_DATA PROVIDED_:
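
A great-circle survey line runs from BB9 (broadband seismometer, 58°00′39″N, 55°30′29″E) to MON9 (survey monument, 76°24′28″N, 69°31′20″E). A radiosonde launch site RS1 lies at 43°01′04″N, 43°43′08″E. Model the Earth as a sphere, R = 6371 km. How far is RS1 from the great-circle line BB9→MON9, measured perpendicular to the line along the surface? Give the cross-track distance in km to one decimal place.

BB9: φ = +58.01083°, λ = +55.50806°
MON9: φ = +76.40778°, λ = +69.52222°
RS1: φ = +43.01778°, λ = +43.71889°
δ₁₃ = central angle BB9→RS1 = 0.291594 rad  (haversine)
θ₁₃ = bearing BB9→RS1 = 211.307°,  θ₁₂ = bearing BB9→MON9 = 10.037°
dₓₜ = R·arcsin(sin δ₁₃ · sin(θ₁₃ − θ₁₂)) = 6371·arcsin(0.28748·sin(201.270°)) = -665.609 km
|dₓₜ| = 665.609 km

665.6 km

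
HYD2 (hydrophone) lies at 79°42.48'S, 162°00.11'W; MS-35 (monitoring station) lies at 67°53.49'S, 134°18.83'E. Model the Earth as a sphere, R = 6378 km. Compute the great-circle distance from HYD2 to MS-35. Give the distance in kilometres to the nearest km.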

---

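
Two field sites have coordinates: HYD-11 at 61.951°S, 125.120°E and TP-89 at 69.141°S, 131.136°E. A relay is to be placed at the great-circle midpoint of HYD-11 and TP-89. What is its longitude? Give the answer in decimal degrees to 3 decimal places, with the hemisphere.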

_TASK DETAILS_: Among the entries above, find the line with "A great-circle survey" and the line with "HYD2 (hydrophone) lies"; give again exactly these two lines and all lines between them.

_SOLUTION FOR THIS PROBLEM_:
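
A great-circle survey line runs from BB9 (broadband seismometer, 58°00′39″N, 55°30′29″E) to MON9 (survey monument, 76°24′28″N, 69°31′20″E). A radiosonde launch site RS1 lies at 43°01′04″N, 43°43′08″E. Model the Earth as a sphere, R = 6371 km. How far is RS1 from the great-circle line BB9→MON9, measured perpendicular to the line along the surface? Give the cross-track distance in km to one decimal place.

BB9: φ = +58.01083°, λ = +55.50806°
MON9: φ = +76.40778°, λ = +69.52222°
RS1: φ = +43.01778°, λ = +43.71889°
δ₁₃ = central angle BB9→RS1 = 0.291594 rad  (haversine)
θ₁₃ = bearing BB9→RS1 = 211.307°,  θ₁₂ = bearing BB9→MON9 = 10.037°
dₓₜ = R·arcsin(sin δ₁₃ · sin(θ₁₃ − θ₁₂)) = 6371·arcsin(0.28748·sin(201.270°)) = -665.609 km
|dₓₜ| = 665.609 km

665.6 km

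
HYD2 (hydrophone) lies at 79°42.48'S, 162°00.11'W; MS-35 (monitoring station) lies at 67°53.49'S, 134°18.83'E. Model the Earth as a sphere, R = 6378 km. Compute the great-circle distance from HYD2 to MS-35. Give the distance in kilometres to the nearest km.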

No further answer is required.